Aim of the exercise |
Where does "programming" occur in the listing? Copy every line that holds it.

╭─ Dataset records

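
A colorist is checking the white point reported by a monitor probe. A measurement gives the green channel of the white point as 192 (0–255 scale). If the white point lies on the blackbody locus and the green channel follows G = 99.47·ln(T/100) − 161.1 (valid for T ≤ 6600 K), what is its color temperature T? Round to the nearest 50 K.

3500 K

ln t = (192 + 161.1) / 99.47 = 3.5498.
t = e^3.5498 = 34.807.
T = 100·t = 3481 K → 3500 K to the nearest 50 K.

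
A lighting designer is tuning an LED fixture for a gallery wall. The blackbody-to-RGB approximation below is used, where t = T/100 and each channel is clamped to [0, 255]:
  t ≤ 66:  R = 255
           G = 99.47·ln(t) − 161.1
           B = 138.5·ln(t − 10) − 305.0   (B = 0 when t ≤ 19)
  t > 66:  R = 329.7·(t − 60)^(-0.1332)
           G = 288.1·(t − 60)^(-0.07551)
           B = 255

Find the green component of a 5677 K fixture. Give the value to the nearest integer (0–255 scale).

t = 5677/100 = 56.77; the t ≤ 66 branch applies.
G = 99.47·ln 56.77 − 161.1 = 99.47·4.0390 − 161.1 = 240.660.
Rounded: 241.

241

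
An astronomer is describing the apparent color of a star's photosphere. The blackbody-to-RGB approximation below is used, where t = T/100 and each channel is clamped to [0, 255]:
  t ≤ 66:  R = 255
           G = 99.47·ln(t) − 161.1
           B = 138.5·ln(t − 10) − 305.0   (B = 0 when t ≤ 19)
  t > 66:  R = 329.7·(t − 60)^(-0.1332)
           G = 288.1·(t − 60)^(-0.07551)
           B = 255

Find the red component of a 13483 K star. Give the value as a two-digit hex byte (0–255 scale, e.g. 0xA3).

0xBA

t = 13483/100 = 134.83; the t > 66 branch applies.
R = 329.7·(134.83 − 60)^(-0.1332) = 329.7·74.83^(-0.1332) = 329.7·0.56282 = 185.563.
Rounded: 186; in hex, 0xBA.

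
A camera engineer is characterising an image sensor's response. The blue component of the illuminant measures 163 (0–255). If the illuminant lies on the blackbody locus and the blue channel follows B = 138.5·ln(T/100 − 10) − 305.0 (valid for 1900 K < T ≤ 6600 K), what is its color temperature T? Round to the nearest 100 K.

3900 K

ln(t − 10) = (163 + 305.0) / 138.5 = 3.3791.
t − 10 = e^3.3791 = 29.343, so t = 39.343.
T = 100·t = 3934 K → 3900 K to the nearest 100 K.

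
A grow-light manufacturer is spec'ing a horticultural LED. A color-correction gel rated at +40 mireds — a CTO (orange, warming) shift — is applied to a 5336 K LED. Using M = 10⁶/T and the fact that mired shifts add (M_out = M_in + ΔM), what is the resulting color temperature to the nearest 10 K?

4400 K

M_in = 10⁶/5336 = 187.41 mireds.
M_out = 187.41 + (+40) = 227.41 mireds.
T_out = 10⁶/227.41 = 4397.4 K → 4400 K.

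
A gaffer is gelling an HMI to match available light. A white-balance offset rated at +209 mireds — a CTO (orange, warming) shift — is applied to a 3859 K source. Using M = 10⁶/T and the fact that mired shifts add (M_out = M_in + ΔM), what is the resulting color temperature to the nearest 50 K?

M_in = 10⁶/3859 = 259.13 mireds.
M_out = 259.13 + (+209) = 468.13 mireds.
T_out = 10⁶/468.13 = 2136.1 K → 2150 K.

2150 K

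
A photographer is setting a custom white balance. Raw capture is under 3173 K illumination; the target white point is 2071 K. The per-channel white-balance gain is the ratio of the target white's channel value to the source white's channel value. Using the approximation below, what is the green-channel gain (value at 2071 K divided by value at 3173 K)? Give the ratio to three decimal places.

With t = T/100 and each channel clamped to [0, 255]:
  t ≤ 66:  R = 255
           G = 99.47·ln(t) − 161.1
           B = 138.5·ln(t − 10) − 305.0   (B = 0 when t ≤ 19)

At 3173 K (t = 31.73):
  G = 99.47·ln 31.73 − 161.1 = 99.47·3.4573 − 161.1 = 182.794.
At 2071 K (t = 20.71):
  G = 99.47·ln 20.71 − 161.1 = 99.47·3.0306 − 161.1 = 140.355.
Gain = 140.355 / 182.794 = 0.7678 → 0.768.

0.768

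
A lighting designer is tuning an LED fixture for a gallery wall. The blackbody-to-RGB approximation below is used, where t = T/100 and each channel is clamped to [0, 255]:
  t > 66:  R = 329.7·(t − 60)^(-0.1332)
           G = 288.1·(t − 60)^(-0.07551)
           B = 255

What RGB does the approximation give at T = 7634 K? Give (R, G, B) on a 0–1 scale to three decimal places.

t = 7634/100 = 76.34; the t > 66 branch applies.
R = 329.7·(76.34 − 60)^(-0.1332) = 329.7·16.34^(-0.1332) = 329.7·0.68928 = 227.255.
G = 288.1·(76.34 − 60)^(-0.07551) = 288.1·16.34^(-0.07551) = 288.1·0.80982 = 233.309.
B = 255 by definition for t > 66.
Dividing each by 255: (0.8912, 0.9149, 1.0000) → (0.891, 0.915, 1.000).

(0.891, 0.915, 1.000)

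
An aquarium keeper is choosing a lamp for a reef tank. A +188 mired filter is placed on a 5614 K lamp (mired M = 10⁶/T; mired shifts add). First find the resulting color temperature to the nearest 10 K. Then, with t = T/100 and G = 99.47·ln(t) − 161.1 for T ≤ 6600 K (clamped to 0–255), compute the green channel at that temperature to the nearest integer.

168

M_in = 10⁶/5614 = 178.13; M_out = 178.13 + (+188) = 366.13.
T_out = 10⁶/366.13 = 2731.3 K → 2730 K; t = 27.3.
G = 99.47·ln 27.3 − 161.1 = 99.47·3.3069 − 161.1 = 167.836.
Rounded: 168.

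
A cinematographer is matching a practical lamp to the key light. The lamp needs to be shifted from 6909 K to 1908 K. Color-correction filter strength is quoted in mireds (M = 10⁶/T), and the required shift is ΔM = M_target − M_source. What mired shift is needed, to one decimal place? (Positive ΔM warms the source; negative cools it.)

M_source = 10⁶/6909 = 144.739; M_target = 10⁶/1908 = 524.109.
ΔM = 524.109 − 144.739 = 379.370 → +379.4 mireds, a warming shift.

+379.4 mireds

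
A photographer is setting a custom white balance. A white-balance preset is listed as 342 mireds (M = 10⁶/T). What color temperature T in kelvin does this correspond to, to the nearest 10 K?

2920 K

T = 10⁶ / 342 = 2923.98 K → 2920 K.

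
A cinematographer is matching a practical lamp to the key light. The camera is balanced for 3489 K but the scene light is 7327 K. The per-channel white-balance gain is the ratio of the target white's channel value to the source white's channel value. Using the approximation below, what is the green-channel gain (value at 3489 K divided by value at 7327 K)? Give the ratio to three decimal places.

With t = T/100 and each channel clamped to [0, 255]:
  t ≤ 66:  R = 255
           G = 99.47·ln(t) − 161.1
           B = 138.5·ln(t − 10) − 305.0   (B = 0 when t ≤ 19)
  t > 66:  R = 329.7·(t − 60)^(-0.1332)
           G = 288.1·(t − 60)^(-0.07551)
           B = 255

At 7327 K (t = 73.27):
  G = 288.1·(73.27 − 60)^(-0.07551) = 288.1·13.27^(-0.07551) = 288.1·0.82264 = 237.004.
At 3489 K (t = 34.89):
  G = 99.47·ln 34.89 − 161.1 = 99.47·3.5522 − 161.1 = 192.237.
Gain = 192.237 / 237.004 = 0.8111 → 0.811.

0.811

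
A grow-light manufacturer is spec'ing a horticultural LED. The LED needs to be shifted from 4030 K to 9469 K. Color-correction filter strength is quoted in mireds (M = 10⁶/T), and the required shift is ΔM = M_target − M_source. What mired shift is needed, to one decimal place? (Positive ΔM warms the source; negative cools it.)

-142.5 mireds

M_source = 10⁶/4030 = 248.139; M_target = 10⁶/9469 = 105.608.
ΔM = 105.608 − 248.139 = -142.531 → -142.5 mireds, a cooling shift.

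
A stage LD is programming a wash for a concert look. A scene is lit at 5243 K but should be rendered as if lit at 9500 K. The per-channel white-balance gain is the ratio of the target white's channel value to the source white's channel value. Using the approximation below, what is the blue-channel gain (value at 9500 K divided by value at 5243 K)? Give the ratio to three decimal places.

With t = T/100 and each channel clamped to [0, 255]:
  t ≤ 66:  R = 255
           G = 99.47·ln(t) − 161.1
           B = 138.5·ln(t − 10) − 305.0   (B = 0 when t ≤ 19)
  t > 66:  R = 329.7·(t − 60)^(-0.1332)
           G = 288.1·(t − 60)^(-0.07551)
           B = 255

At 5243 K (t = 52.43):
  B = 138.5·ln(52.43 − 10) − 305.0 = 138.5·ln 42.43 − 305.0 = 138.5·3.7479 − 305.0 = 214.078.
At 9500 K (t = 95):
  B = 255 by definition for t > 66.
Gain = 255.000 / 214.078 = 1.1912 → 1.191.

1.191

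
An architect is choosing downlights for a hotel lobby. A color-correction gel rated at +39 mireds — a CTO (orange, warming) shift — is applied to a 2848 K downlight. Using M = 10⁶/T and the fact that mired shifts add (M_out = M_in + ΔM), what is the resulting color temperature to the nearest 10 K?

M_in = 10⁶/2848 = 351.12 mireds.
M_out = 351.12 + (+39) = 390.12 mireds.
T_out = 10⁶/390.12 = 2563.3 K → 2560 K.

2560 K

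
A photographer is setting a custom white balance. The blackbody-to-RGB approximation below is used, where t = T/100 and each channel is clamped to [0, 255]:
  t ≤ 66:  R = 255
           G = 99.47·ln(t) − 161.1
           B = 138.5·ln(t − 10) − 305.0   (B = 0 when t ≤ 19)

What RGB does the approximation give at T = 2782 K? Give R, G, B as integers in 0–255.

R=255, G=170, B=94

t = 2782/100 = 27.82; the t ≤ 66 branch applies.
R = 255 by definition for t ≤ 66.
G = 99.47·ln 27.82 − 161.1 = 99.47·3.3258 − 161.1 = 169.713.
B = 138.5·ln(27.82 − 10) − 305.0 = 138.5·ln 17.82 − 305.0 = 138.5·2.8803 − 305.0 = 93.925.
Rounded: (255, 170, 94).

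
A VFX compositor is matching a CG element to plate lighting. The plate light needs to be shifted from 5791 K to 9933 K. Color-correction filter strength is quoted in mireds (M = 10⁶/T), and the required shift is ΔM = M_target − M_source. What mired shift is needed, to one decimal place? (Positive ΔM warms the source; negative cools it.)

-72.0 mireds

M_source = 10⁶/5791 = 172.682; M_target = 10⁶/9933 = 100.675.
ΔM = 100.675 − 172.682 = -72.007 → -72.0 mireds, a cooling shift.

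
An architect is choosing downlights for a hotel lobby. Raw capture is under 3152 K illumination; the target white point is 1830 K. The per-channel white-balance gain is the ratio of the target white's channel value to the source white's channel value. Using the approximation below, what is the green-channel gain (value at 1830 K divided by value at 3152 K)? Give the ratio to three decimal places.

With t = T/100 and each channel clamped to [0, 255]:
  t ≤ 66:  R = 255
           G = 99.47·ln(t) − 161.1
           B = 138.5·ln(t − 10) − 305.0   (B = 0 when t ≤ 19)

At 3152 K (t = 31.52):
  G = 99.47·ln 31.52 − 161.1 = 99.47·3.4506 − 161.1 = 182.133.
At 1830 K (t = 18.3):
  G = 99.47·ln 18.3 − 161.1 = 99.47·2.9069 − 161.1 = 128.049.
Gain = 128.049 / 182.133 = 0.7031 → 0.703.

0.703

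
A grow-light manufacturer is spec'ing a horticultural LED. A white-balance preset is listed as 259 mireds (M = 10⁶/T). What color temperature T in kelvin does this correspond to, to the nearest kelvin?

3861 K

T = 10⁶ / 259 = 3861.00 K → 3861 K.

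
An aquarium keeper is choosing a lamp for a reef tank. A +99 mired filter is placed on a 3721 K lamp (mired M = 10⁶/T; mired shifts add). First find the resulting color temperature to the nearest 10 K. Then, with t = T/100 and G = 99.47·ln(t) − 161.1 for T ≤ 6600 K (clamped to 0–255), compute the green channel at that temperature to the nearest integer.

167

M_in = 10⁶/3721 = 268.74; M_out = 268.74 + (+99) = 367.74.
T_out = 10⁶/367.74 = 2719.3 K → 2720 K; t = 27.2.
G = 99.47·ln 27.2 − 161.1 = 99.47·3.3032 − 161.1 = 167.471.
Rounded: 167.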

╰─
╭─ Dataset records

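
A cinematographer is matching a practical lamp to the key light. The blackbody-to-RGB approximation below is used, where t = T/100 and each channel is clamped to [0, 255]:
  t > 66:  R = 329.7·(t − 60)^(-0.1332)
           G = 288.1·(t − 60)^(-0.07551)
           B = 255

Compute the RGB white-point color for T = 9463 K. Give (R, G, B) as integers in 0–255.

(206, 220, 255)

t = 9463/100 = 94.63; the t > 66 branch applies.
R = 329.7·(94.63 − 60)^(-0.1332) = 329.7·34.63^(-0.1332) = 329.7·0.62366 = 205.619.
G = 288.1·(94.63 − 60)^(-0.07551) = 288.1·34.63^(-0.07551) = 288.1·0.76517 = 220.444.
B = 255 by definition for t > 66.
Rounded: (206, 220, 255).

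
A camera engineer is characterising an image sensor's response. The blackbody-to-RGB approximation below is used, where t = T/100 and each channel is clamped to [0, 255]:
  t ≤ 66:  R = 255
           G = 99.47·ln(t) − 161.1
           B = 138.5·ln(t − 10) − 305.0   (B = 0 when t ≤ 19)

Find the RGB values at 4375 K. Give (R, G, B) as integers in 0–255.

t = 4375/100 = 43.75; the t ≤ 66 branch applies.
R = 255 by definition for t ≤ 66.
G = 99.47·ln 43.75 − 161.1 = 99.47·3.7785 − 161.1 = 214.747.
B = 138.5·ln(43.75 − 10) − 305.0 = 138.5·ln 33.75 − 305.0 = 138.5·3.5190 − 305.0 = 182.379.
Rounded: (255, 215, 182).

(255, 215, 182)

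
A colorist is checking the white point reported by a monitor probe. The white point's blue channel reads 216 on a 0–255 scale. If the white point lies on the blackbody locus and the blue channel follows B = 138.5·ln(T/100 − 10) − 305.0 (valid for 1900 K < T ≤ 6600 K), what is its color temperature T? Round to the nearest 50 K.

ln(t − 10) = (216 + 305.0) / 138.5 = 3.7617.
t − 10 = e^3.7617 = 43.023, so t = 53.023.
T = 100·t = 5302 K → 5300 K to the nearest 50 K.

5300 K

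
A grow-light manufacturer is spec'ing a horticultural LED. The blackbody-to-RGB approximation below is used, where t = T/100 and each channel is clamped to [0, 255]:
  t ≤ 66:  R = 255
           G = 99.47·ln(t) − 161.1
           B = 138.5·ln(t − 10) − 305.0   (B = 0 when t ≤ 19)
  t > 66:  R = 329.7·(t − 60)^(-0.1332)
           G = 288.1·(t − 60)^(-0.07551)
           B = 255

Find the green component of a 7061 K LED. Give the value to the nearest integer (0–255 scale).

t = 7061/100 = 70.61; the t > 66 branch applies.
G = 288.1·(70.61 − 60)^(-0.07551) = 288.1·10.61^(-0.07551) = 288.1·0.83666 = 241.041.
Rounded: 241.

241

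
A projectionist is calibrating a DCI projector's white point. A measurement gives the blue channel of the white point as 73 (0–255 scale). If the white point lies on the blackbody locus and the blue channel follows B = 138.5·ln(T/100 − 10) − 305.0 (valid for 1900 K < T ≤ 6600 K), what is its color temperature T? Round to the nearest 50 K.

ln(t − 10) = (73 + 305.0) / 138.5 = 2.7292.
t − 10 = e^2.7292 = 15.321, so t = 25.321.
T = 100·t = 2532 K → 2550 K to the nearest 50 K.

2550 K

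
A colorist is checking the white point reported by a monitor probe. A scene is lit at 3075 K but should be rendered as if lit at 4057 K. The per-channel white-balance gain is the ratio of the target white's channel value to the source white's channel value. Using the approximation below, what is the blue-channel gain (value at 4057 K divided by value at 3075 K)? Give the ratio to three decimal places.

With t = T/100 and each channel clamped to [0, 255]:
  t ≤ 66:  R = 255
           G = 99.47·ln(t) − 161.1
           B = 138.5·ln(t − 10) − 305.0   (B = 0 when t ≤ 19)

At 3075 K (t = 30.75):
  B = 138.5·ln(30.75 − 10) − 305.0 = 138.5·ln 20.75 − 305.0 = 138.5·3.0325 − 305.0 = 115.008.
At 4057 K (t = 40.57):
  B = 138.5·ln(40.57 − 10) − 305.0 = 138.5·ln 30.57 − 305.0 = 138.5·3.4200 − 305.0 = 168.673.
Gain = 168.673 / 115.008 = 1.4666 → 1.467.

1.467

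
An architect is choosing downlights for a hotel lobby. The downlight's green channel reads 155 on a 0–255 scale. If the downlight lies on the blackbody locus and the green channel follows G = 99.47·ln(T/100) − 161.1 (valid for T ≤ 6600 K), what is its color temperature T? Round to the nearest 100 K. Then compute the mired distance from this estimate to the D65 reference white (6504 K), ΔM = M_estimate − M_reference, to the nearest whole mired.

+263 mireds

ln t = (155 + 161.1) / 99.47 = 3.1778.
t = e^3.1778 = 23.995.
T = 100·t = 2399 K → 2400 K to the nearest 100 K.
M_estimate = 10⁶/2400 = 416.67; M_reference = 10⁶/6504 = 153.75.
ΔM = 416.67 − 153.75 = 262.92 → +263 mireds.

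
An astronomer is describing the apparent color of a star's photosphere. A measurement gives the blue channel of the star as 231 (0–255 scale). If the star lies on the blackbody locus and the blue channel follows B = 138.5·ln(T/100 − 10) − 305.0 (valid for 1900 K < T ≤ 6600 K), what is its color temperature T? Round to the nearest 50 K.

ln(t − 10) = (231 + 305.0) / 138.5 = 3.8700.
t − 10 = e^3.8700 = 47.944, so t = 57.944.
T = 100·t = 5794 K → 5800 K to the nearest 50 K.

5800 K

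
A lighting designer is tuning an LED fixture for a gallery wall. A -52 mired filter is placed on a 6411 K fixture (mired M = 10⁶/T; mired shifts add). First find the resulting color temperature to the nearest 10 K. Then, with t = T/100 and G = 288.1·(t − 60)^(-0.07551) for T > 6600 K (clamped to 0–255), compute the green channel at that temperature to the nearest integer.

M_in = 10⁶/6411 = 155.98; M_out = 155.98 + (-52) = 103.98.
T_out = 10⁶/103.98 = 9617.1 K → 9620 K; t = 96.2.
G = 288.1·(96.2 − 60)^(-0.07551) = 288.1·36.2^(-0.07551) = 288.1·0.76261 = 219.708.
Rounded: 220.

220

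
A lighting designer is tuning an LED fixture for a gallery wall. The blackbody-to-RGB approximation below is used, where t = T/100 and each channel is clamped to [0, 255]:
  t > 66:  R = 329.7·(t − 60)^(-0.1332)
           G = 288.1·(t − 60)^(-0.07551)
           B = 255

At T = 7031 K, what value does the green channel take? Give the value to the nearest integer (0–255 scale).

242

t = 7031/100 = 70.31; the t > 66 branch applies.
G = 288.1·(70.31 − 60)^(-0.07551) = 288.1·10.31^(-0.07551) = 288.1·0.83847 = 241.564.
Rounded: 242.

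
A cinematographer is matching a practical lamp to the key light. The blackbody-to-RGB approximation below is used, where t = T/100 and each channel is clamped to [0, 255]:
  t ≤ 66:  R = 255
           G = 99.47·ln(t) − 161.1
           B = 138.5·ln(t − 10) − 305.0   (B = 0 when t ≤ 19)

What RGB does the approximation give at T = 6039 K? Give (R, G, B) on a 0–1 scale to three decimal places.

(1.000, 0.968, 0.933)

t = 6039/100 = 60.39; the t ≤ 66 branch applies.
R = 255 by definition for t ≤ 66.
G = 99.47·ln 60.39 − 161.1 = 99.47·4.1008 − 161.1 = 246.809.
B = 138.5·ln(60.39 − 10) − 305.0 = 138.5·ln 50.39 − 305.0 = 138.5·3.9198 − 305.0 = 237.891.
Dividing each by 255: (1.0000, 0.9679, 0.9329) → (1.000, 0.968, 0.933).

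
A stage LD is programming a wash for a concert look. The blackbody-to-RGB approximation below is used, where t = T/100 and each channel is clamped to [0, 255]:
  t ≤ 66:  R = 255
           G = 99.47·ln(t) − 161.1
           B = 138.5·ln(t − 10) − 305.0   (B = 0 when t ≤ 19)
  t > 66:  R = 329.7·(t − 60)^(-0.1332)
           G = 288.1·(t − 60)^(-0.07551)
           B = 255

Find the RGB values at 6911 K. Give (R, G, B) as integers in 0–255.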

╰─

Response to the exercise |
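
A stage LD is programming a wash for a concert look. A scene is lit at 5243 K but should be rendered as if lit at 9500 K. The per-channel white-balance gain is the ratio of the target white's channel value to the source white's channel value. Using the approximation below, what is the blue-channel gain (value at 9500 K divided by value at 5243 K)? Give the ratio to three decimal places.
A stage LD is programming a wash for a concert look. The blackbody-to-RGB approximation below is used, where t = T/100 and each channel is clamped to [0, 255]: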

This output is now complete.